(WHAT IS NEEDED):
Count up the lines below that include the string "positions" and report the number by itself.

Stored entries
_____
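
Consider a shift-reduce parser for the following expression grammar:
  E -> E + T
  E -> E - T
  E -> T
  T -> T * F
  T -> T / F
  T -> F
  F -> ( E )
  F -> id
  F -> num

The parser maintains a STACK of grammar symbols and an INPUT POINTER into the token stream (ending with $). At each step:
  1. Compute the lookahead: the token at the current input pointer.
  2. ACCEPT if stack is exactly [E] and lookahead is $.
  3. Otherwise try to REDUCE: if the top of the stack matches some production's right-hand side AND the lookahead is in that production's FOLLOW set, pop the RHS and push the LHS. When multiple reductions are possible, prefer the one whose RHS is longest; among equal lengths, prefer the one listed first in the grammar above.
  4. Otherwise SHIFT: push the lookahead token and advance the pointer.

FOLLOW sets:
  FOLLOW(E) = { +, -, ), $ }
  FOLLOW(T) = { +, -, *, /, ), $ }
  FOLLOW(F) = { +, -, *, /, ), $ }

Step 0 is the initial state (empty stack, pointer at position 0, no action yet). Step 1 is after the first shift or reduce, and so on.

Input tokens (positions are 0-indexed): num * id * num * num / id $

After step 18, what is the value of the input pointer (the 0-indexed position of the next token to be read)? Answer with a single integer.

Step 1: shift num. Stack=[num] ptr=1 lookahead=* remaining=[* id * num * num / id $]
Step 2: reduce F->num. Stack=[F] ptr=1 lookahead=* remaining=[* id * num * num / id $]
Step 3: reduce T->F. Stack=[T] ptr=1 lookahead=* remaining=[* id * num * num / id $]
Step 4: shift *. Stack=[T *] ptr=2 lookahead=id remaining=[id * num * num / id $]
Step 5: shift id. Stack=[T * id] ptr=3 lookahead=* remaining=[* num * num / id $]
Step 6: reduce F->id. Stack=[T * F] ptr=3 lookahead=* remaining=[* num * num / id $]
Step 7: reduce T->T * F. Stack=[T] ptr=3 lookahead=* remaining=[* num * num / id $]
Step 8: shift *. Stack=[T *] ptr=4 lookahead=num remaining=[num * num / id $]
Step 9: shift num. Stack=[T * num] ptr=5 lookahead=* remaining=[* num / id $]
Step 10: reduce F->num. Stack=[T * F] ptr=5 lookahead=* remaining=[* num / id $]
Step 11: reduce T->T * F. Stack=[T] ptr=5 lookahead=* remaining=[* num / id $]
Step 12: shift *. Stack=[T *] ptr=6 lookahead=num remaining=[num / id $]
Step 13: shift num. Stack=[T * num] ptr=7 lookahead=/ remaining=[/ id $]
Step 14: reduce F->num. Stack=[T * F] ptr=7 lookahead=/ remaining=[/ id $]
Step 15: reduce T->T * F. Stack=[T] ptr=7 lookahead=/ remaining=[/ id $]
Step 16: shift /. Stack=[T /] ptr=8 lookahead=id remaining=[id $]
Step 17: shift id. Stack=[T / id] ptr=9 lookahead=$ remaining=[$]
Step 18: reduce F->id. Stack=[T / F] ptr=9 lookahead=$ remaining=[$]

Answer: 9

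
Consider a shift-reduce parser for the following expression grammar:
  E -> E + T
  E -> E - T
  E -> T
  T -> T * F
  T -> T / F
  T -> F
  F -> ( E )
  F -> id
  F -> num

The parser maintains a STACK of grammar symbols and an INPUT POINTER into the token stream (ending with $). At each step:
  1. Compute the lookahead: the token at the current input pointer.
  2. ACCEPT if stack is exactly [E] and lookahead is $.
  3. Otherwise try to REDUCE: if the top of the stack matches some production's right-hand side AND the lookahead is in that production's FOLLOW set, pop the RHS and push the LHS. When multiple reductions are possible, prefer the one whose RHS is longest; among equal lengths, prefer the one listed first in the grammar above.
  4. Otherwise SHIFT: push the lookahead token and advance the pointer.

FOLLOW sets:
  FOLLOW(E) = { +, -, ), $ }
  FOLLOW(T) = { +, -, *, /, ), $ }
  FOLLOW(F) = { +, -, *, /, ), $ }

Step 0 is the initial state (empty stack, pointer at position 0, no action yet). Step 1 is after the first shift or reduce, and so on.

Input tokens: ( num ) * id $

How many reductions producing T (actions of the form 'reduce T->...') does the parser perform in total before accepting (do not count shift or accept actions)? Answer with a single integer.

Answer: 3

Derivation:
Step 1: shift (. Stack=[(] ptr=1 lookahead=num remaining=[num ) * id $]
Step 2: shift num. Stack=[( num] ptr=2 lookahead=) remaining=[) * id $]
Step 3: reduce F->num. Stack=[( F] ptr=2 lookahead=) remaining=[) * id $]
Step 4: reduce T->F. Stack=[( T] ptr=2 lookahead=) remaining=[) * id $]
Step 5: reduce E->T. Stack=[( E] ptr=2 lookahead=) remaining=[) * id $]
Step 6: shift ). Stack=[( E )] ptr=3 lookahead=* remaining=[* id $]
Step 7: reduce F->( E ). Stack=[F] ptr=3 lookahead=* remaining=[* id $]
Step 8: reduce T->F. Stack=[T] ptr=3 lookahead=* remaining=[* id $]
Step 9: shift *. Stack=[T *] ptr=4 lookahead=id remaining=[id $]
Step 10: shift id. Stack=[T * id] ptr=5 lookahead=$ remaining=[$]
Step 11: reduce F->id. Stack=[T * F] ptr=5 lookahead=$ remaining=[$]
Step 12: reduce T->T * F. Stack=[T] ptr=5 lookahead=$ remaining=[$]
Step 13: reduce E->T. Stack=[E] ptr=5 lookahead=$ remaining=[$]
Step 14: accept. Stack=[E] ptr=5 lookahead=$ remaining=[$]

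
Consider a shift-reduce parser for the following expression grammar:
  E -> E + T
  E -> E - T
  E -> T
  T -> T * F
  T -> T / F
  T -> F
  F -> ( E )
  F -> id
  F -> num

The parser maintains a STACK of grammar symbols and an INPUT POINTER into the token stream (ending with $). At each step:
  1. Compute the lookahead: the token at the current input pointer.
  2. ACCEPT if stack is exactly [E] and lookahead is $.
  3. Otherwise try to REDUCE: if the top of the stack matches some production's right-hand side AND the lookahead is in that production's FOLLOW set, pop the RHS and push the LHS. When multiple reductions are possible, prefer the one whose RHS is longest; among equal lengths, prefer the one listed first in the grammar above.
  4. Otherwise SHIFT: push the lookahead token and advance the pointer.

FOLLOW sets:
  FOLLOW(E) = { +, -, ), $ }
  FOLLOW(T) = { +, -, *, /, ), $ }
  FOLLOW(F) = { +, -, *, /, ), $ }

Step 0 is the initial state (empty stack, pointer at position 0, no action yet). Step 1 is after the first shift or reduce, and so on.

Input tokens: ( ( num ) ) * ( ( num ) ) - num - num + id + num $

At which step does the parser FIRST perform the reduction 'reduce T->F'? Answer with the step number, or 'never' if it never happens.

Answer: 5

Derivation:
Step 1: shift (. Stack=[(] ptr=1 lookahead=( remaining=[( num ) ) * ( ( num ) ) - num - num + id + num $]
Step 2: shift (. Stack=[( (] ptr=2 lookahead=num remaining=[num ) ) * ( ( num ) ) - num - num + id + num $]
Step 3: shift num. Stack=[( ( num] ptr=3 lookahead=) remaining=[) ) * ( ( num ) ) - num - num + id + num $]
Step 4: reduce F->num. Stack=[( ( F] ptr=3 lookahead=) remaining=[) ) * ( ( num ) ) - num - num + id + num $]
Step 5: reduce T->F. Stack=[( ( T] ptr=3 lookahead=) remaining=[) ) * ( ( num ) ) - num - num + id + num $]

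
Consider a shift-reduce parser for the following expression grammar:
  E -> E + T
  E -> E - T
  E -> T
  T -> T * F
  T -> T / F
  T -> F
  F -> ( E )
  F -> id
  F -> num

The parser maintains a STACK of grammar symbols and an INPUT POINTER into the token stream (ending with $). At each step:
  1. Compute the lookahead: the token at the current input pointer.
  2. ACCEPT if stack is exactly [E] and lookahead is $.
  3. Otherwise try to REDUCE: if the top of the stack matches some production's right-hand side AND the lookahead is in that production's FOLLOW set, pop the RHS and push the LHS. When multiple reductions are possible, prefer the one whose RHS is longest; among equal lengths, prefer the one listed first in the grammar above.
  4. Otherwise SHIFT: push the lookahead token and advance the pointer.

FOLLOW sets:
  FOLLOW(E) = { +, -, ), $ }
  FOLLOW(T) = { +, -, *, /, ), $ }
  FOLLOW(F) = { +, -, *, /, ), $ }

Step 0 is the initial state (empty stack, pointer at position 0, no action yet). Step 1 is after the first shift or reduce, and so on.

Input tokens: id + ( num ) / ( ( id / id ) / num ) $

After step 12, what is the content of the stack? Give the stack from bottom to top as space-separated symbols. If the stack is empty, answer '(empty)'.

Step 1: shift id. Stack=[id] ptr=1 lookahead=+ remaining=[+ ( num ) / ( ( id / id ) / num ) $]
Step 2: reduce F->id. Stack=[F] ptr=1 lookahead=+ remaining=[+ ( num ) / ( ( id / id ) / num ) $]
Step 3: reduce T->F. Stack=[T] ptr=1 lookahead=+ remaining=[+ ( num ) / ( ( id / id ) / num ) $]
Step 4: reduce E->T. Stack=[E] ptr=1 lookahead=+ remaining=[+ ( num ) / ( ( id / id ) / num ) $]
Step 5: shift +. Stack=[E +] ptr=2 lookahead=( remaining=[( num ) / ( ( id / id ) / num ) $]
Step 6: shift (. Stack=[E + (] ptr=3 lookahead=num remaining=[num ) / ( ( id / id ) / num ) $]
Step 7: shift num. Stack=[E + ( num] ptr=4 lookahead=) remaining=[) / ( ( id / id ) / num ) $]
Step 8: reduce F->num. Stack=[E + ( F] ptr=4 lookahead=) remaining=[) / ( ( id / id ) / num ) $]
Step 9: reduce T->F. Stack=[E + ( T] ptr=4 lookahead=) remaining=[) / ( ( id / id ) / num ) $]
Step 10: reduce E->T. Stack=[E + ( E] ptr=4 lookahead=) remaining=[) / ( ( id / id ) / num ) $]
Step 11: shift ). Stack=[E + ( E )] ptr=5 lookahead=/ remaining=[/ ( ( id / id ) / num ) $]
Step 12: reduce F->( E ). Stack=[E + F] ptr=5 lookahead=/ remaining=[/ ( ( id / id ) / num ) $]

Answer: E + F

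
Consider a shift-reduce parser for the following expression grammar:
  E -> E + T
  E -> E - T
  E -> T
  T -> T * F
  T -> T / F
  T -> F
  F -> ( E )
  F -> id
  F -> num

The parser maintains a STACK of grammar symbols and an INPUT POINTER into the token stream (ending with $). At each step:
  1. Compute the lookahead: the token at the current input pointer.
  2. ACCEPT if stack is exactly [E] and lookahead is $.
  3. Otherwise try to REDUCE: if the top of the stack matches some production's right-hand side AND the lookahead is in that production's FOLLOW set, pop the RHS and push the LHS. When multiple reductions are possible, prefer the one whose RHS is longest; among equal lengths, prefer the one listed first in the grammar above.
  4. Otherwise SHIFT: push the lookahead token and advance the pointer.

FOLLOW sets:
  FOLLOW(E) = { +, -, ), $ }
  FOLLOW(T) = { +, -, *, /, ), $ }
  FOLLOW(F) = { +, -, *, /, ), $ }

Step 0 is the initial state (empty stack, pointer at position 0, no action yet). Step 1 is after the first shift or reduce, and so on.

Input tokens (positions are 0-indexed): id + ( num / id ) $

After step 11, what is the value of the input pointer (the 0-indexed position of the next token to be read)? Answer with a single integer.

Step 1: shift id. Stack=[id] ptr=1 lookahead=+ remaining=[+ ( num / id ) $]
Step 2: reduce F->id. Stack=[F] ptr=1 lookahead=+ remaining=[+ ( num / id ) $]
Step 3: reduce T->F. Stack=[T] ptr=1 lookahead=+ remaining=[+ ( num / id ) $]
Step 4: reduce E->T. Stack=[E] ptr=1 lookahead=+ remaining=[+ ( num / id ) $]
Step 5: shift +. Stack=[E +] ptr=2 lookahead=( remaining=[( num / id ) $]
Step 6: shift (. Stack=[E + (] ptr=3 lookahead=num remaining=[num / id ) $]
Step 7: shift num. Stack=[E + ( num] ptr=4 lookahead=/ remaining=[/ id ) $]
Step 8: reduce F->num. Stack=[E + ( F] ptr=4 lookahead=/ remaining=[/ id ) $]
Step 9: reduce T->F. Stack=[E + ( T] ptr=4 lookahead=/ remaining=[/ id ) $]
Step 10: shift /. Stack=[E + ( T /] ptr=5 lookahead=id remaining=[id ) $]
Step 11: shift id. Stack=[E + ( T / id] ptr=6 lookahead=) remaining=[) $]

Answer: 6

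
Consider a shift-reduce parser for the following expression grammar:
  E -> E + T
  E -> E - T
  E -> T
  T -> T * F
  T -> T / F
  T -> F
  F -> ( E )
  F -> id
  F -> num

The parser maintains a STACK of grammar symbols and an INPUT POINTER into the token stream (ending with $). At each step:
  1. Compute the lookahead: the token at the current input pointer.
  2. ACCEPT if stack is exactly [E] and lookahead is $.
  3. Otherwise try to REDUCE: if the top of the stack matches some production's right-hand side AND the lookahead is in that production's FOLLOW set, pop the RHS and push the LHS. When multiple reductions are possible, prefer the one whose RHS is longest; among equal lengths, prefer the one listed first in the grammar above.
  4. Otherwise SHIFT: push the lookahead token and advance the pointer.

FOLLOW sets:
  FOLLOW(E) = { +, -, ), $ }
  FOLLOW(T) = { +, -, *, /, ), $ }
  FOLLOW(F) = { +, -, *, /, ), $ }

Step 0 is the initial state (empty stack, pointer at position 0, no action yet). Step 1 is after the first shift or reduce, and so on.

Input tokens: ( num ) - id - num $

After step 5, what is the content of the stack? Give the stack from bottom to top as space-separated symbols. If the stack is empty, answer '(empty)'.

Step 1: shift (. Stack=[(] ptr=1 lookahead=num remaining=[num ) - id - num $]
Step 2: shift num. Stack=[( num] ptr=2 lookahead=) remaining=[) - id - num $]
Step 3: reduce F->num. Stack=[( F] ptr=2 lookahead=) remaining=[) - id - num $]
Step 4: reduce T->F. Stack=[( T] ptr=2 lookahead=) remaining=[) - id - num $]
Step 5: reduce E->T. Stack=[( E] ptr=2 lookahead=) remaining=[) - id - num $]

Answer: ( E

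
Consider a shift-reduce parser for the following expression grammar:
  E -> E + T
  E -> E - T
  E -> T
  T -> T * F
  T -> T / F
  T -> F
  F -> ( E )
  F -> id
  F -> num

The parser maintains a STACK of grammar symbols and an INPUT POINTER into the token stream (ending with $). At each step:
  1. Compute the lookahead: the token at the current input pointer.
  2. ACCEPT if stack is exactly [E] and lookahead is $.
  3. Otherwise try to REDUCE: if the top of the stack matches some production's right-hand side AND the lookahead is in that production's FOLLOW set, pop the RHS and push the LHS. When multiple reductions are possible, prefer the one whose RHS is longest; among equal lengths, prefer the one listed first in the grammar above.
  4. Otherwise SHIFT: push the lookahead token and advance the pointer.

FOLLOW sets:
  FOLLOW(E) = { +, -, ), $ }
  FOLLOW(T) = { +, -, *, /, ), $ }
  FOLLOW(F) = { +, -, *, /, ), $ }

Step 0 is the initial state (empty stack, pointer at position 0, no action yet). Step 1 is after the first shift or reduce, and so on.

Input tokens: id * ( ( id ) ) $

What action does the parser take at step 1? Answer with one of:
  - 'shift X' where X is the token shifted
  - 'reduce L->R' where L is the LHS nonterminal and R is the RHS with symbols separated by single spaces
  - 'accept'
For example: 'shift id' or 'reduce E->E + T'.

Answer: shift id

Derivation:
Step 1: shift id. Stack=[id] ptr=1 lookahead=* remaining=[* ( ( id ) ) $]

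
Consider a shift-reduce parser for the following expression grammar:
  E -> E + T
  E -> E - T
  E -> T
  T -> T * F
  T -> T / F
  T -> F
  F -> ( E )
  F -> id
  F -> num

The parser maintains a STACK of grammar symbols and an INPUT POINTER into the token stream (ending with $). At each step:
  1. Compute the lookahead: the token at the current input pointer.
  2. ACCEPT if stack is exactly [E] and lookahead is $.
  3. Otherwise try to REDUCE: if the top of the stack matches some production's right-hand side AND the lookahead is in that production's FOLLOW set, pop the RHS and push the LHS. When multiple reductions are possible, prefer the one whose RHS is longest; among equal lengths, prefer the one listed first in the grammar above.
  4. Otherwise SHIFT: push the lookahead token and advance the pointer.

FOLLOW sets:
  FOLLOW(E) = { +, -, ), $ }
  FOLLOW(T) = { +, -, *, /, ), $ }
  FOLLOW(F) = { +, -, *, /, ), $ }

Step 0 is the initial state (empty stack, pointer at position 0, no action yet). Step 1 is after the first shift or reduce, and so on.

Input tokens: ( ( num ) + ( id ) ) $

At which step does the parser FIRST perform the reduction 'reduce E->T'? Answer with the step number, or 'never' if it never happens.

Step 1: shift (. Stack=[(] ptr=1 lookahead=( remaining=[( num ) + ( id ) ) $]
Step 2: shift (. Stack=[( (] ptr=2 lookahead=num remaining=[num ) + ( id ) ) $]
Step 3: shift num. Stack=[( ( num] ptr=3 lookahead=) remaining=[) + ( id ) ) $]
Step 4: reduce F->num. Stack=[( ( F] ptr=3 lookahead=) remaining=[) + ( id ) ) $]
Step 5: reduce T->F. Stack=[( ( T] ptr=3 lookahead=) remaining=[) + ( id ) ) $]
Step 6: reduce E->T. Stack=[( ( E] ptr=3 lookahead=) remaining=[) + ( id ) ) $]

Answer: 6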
_____
(WRITTEN SOLUTION):
2